There is a line below that contains "Solve 249x ≡". Please reproduce it and all following lines exactly, through the final one.

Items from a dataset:

%%

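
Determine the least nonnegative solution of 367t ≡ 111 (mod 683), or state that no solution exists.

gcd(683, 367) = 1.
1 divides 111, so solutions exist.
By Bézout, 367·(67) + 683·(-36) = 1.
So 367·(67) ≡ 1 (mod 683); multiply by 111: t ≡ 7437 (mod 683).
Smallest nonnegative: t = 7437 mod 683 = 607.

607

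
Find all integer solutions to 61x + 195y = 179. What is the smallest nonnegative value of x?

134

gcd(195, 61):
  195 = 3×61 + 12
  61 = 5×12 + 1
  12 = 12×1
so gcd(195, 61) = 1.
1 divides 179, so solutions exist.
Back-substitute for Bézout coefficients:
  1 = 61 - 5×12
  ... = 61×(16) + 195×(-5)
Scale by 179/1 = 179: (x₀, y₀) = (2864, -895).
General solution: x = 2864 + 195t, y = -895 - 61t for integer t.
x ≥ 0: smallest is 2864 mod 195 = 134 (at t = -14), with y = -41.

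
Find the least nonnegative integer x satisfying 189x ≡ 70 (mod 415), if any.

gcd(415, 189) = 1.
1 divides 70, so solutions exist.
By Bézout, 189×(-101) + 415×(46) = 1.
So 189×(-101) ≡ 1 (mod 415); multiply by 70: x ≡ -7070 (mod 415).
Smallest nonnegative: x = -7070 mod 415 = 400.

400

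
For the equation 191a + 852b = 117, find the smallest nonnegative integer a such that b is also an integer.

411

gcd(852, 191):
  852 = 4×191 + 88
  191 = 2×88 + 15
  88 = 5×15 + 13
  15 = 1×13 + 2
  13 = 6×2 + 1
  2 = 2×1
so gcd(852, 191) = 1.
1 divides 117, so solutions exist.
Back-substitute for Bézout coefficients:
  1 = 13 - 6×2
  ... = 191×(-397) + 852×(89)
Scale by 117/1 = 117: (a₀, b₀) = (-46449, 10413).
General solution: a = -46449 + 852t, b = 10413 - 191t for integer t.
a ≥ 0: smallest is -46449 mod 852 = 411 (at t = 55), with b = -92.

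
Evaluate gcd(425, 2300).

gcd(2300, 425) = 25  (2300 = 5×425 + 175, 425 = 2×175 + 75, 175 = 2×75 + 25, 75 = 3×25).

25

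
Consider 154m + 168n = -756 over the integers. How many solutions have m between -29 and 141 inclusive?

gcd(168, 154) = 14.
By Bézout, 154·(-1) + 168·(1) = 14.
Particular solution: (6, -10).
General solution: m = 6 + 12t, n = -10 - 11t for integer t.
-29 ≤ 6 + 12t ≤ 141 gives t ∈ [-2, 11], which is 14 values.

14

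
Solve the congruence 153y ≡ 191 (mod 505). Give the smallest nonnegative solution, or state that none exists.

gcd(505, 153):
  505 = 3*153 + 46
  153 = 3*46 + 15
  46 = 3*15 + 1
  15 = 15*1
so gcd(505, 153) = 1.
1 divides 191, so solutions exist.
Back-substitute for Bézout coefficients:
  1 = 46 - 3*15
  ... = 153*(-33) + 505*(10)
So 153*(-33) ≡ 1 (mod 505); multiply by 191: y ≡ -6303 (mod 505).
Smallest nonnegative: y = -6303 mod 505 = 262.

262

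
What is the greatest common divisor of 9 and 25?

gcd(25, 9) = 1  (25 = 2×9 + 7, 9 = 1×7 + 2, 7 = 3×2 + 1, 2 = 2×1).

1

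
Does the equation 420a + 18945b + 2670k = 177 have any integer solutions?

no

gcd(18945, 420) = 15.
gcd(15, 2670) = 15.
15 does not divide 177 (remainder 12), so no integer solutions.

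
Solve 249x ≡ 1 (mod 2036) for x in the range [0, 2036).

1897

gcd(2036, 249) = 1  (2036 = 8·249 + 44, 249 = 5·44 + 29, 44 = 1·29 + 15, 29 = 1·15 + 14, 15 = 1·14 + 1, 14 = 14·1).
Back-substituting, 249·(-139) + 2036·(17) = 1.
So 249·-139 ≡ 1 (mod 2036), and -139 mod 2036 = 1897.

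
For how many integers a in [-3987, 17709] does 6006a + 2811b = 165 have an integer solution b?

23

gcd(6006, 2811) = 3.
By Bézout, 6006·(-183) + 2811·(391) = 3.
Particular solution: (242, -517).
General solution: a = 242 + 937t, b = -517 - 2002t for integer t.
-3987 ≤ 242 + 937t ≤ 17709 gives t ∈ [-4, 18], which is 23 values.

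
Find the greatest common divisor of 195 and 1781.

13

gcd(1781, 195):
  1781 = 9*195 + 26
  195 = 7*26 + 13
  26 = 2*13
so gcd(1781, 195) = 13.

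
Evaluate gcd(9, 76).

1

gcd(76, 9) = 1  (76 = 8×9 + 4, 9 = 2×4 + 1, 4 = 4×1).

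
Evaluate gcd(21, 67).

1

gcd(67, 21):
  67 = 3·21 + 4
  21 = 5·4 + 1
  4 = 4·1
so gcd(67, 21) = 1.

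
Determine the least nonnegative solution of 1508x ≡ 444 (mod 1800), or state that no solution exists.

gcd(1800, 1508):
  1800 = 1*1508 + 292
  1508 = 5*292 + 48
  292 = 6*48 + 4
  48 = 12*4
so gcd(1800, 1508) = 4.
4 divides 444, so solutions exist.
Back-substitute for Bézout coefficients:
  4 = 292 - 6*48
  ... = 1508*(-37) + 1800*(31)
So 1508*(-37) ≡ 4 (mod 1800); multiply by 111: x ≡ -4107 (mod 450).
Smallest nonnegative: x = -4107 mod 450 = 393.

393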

%%

▶ _Reply_
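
Solve 249x ≡ 1 (mod 2036) for x in the range [0, 2036).

1897

gcd(2036, 249) = 1  (2036 = 8·249 + 44, 249 = 5·44 + 29, 44 = 1·29 + 15, 29 = 1·15 + 14, 15 = 1·14 + 1, 14 = 14·1).
Back-substituting, 249·(-139) + 2036·(17) = 1.
So 249·-139 ≡ 1 (mod 2036), and -139 mod 2036 = 1897.

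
For how many integers a in [-3987, 17709] does 6006a + 2811b = 165 have an integer solution b?

23

gcd(6006, 2811) = 3.
By Bézout, 6006·(-183) + 2811·(391) = 3.
Particular solution: (242, -517).
General solution: a = 242 + 937t, b = -517 - 2002t for integer t.
-3987 ≤ 242 + 937t ≤ 17709 gives t ∈ [-4, 18], which is 23 values.

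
Find the greatest common divisor of 195 and 1781.

13

gcd(1781, 195):
  1781 = 9*195 + 26
  195 = 7*26 + 13
  26 = 2*13
so gcd(1781, 195) = 13.

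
Evaluate gcd(9, 76).

1

gcd(76, 9) = 1  (76 = 8×9 + 4, 9 = 2×4 + 1, 4 = 4×1).

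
Evaluate gcd(21, 67).

1

gcd(67, 21):
  67 = 3·21 + 4
  21 = 5·4 + 1
  4 = 4·1
so gcd(67, 21) = 1.

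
Determine the least nonnegative solution of 1508x ≡ 444 (mod 1800), or state that no solution exists.

gcd(1800, 1508):
  1800 = 1*1508 + 292
  1508 = 5*292 + 48
  292 = 6*48 + 4
  48 = 12*4
so gcd(1800, 1508) = 4.
4 divides 444, so solutions exist.
Back-substitute for Bézout coefficients:
  4 = 292 - 6*48
  ... = 1508*(-37) + 1800*(31)
So 1508*(-37) ≡ 4 (mod 1800); multiply by 111: x ≡ -4107 (mod 450).
Smallest nonnegative: x = -4107 mod 450 = 393.

393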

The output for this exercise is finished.